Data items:
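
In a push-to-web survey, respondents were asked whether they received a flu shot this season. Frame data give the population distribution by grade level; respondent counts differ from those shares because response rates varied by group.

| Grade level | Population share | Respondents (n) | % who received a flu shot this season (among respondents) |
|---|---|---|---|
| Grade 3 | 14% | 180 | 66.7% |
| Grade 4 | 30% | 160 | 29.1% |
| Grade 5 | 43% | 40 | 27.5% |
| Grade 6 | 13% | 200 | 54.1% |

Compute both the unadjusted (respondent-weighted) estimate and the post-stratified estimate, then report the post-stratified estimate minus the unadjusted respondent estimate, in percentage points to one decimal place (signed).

Naive respondent-only estimate (weights = respondent counts):
  (180/580)×66.7 + (160/580)×29.1 + (40/580)×27.5 + (200/580)×54.1 = 49.2793%
Reweighting by population grade level shares:
  0.14×66.7 + 0.3×29.1 + 0.43×27.5 + 0.13×54.1 = 36.926%
Difference = 36.926 − 49.2793 = -12.3533 pp.

-12.4 percentage points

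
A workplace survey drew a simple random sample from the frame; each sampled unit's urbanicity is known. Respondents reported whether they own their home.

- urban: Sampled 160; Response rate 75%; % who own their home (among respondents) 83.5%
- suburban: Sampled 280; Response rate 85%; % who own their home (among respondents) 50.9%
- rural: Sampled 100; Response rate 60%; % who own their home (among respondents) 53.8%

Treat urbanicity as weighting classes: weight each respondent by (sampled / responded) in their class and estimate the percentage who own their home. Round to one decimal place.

Each respondent's weight = sampled/responded in their class; summing within a class gives n_sampled, so:
  urban: 160 × 83.5 = 13,360
  suburban: 280 × 50.9 = 14,252
  rural: 100 × 53.8 = 5380
Adjusted estimate = 32,992 / 540 = 61.0963 → 61.1%.

61.1%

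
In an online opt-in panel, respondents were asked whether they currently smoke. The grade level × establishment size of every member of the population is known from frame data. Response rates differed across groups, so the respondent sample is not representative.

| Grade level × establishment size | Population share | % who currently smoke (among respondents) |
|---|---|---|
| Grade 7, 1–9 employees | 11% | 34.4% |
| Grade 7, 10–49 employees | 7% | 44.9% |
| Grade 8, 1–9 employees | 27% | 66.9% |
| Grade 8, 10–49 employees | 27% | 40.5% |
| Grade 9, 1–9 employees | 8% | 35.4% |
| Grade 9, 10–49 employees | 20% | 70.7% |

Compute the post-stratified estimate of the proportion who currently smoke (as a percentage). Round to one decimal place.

Post-stratification weights by population share, not respondent share:
  Grade 7, 1–9 employees: 0.11 × 34.4 = 3.784
  Grade 7, 10–49 employees: 0.07 × 44.9 = 3.143
  Grade 8, 1–9 employees: 0.27 × 66.9 = 18.063
  Grade 8, 10–49 employees: 0.27 × 40.5 = 10.935
  Grade 9, 1–9 employees: 0.08 × 35.4 = 2.832
  Grade 9, 10–49 employees: 0.2 × 70.7 = 14.14
Post-stratified estimate = 52.897 → 52.9%.

52.9%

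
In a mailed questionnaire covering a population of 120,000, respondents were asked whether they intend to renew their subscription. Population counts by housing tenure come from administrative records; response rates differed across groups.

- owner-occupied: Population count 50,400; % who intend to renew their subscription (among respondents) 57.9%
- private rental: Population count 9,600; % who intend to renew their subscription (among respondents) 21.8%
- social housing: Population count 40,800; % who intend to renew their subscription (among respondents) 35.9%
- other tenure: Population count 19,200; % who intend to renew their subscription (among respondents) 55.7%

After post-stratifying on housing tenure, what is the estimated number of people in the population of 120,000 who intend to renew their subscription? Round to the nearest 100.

56,600

Estimated count per cell = population count × respondent percentage:
  owner-occupied: 50,400 × 57.9% = 29181.6
  private rental: 9,600 × 21.8% = 2092.8
  social housing: 40,800 × 35.9% = 14647.2
  other tenure: 19,200 × 55.7% = 10694.4
Estimated total = 56,616 → 56,600.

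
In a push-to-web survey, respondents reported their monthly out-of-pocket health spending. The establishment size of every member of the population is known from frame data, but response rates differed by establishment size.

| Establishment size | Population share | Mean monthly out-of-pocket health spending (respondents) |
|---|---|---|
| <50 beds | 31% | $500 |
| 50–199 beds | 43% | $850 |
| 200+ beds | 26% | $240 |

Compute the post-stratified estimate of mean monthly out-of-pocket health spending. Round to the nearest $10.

Weight each group's respondent value by its population share:
  <50 beds: 0.31 × 500 = 155
  50–199 beds: 0.43 × 850 = 365.5
  200+ beds: 0.26 × 240 = 62.4
Post-stratified estimate = 582.9 → $580.

$580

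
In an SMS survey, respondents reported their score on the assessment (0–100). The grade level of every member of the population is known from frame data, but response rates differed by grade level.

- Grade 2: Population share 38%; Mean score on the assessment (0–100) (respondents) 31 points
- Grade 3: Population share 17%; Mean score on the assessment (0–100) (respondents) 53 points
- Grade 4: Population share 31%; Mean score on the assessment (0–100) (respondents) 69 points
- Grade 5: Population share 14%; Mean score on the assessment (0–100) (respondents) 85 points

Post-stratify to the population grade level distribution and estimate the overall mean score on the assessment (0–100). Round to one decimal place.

54.1

Reweight to the known grade level distribution:
  Grade 2: 0.38 × 31 = 11.78
  Grade 3: 0.17 × 53 = 9.01
  Grade 4: 0.31 × 69 = 21.39
  Grade 5: 0.14 × 85 = 11.9
Post-stratified estimate = 54.08 → 54.1.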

## Instructions for the task:
Please return every entry exactly as it appears.

## Task answer:
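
In a push-to-web survey, respondents were asked whether they received a flu shot this season. Frame data give the population distribution by grade level; respondent counts differ from those shares because response rates varied by group.

| Grade level | Population share | Respondents (n) | % who received a flu shot this season (among respondents) |
|---|---|---|---|
| Grade 3 | 14% | 180 | 66.7% |
| Grade 4 | 30% | 160 | 29.1% |
| Grade 5 | 43% | 40 | 27.5% |
| Grade 6 | 13% | 200 | 54.1% |

Compute both the unadjusted (respondent-weighted) estimate and the post-stratified estimate, then report the post-stratified estimate minus the unadjusted respondent estimate, in percentage points to one decimal place (signed).

Naive respondent-only estimate (weights = respondent counts):
  (180/580)×66.7 + (160/580)×29.1 + (40/580)×27.5 + (200/580)×54.1 = 49.2793%
Reweighting by population grade level shares:
  0.14×66.7 + 0.3×29.1 + 0.43×27.5 + 0.13×54.1 = 36.926%
Difference = 36.926 − 49.2793 = -12.3533 pp.

-12.4 percentage points

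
A workplace survey drew a simple random sample from the frame; each sampled unit's urbanicity is known. Respondents reported whether they own their home.

- urban: Sampled 160; Response rate 75%; % who own their home (among respondents) 83.5%
- suburban: Sampled 280; Response rate 85%; % who own their home (among respondents) 50.9%
- rural: Sampled 100; Response rate 60%; % who own their home (among respondents) 53.8%

Treat urbanicity as weighting classes: weight each respondent by (sampled / responded) in their class and estimate the percentage who own their home. Round to one decimal place.

Each respondent's weight = sampled/responded in their class; summing within a class gives n_sampled, so:
  urban: 160 × 83.5 = 13,360
  suburban: 280 × 50.9 = 14,252
  rural: 100 × 53.8 = 5380
Adjusted estimate = 32,992 / 540 = 61.0963 → 61.1%.

61.1%

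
In an online opt-in panel, respondents were asked whether they currently smoke. The grade level × establishment size of every member of the population is known from frame data. Response rates differed across groups, so the respondent sample is not representative.

| Grade level × establishment size | Population share | % who currently smoke (among respondents) |
|---|---|---|
| Grade 7, 1–9 employees | 11% | 34.4% |
| Grade 7, 10–49 employees | 7% | 44.9% |
| Grade 8, 1–9 employees | 27% | 66.9% |
| Grade 8, 10–49 employees | 27% | 40.5% |
| Grade 9, 1–9 employees | 8% | 35.4% |
| Grade 9, 10–49 employees | 20% | 70.7% |

Compute the post-stratified estimate of the proportion who currently smoke (as a percentage). Round to one decimal place.

Post-stratification weights by population share, not respondent share:
  Grade 7, 1–9 employees: 0.11 × 34.4 = 3.784
  Grade 7, 10–49 employees: 0.07 × 44.9 = 3.143
  Grade 8, 1–9 employees: 0.27 × 66.9 = 18.063
  Grade 8, 10–49 employees: 0.27 × 40.5 = 10.935
  Grade 9, 1–9 employees: 0.08 × 35.4 = 2.832
  Grade 9, 10–49 employees: 0.2 × 70.7 = 14.14
Post-stratified estimate = 52.897 → 52.9%.

52.9%

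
In a mailed questionnaire covering a population of 120,000, respondents were asked whether they intend to renew their subscription. Population counts by housing tenure come from administrative records; response rates differed across groups.

- owner-occupied: Population count 50,400; % who intend to renew their subscription (among respondents) 57.9%
- private rental: Population count 9,600; % who intend to renew their subscription (among respondents) 21.8%
- social housing: Population count 40,800; % who intend to renew their subscription (among respondents) 35.9%
- other tenure: Population count 19,200; % who intend to renew their subscription (among respondents) 55.7%

After post-stratifying on housing tenure, what is the estimated number of people in the population of 120,000 who intend to renew their subscription? Round to the nearest 100.

56,600

Estimated count per cell = population count × respondent percentage:
  owner-occupied: 50,400 × 57.9% = 29181.6
  private rental: 9,600 × 21.8% = 2092.8
  social housing: 40,800 × 35.9% = 14647.2
  other tenure: 19,200 × 55.7% = 10694.4
Estimated total = 56,616 → 56,600.

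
In a push-to-web survey, respondents reported their monthly out-of-pocket health spending. The establishment size of every member of the population is known from frame data, but response rates differed by establishment size.

| Establishment size | Population share | Mean monthly out-of-pocket health spending (respondents) |
|---|---|---|
| <50 beds | 31% | $500 |
| 50–199 beds | 43% | $850 |
| 200+ beds | 26% | $240 |

Compute the post-stratified estimate of mean monthly out-of-pocket health spending. Round to the nearest $10.

Weight each group's respondent value by its population share:
  <50 beds: 0.31 × 500 = 155
  50–199 beds: 0.43 × 850 = 365.5
  200+ beds: 0.26 × 240 = 62.4
Post-stratified estimate = 582.9 → $580.

$580

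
In an SMS survey, respondents reported their score on the assessment (0–100). The grade level of every member of the population is known from frame data, but response rates differed by grade level.

- Grade 2: Population share 38%; Mean score on the assessment (0–100) (respondents) 31 points
- Grade 3: Population share 17%; Mean score on the assessment (0–100) (respondents) 53 points
- Grade 4: Population share 31%; Mean score on the assessment (0–100) (respondents) 69 points
- Grade 5: Population share 14%; Mean score on the assessment (0–100) (respondents) 85 points

Post-stratify to the population grade level distribution and estimate the overall mean score on the assessment (0–100). Round to one decimal place.

54.1

Reweight to the known grade level distribution:
  Grade 2: 0.38 × 31 = 11.78
  Grade 3: 0.17 × 53 = 9.01
  Grade 4: 0.31 × 69 = 21.39
  Grade 5: 0.14 × 85 = 11.9
Post-stratified estimate = 54.08 → 54.1.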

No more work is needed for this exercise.